* [Problem statement]:
Copy each line of the records that holds the string "Answer".

* [Saved data entries]:
--- START ---

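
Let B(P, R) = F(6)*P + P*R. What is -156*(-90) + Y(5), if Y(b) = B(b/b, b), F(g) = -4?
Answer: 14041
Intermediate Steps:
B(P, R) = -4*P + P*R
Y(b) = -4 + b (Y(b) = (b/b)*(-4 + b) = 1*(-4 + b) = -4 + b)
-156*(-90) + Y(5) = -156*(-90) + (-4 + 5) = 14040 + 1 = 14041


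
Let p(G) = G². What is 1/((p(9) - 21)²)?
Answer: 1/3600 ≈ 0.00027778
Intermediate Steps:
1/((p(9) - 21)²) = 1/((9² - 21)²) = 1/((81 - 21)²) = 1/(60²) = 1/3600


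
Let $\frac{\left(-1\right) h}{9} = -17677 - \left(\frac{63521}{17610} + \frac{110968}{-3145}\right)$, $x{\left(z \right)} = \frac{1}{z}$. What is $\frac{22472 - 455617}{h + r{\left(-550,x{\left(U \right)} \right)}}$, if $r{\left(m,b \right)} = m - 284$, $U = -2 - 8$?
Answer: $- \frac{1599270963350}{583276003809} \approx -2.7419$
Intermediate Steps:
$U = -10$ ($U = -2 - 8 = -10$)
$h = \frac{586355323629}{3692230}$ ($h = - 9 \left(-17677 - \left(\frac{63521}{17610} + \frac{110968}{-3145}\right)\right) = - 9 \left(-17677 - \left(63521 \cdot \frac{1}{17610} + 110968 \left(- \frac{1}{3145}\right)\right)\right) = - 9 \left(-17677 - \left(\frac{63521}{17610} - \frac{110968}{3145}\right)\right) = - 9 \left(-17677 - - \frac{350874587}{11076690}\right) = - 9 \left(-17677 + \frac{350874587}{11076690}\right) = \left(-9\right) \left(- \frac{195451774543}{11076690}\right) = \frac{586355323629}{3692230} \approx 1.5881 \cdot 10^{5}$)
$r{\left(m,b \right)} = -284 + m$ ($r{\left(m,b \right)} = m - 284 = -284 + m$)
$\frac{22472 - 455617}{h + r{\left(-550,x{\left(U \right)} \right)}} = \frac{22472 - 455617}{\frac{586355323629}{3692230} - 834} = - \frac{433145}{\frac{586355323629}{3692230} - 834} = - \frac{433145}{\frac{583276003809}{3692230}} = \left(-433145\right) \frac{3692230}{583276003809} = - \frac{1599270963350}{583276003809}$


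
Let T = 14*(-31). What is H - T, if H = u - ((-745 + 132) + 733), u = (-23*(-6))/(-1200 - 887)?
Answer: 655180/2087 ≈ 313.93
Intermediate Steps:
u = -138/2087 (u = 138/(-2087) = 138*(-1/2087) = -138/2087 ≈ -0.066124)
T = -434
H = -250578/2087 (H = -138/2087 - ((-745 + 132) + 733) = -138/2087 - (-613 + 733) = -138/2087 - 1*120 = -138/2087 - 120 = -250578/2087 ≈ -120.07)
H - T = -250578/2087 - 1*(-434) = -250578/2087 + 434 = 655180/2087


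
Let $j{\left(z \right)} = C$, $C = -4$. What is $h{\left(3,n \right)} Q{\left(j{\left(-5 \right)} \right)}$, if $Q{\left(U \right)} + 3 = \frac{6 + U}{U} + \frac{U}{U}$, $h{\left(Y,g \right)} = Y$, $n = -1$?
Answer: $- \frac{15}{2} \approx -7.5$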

--- END ---
--- START ---

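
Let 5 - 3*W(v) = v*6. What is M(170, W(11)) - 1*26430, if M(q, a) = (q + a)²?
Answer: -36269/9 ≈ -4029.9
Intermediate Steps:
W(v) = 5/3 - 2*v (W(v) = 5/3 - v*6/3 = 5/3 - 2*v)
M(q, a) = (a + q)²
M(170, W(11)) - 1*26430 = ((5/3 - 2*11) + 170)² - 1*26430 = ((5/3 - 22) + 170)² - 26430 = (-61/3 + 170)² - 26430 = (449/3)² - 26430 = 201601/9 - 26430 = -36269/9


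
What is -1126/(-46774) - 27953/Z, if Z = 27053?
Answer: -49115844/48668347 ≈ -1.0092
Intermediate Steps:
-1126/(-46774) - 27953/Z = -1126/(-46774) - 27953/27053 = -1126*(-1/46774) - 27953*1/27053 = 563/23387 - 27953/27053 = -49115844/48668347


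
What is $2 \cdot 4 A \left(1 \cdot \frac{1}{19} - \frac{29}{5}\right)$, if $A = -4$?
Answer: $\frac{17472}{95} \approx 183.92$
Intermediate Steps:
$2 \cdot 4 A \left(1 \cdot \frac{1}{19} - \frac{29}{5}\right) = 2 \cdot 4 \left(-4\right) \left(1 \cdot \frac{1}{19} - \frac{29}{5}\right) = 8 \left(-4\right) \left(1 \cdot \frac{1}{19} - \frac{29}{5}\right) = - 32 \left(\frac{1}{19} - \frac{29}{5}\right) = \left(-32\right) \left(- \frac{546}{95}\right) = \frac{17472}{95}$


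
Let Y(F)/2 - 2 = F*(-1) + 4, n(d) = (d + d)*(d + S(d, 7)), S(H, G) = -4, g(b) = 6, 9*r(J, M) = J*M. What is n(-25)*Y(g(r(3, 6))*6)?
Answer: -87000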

--- END ---
--- START ---

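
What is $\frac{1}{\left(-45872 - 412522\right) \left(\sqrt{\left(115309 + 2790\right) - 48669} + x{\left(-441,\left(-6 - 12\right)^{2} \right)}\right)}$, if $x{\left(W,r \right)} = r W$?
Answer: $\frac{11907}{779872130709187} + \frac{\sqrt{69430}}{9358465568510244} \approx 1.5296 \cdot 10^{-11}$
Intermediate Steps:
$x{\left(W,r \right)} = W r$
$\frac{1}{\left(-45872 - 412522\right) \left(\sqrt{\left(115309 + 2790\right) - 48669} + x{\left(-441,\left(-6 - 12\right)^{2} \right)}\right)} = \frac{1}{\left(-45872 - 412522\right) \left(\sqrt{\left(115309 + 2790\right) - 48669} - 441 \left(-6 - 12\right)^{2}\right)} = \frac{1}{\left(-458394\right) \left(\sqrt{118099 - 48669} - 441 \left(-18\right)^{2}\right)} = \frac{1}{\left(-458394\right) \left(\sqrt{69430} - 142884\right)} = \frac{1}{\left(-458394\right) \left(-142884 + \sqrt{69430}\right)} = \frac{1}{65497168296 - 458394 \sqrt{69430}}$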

--- END ---

* [Worked solution]:
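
Answer: 14041
Answer: 1/3600 ≈ 0.00027778
Answer: $- \frac{1599270963350}{583276003809} \approx -2.7419$
Answer: 655180/2087 ≈ 313.93
Answer: $- \frac{15}{2} \approx -7.5$
Answer: -36269/9 ≈ -4029.9
Answer: -49115844/48668347 ≈ -1.0092
Answer: $\frac{17472}{95} \approx 183.92$
Answer: -87000
Answer: $\frac{11907}{779872130709187} + \frac{\sqrt{69430}}{9358465568510244} \approx 1.5296 \cdot 10^{-11}$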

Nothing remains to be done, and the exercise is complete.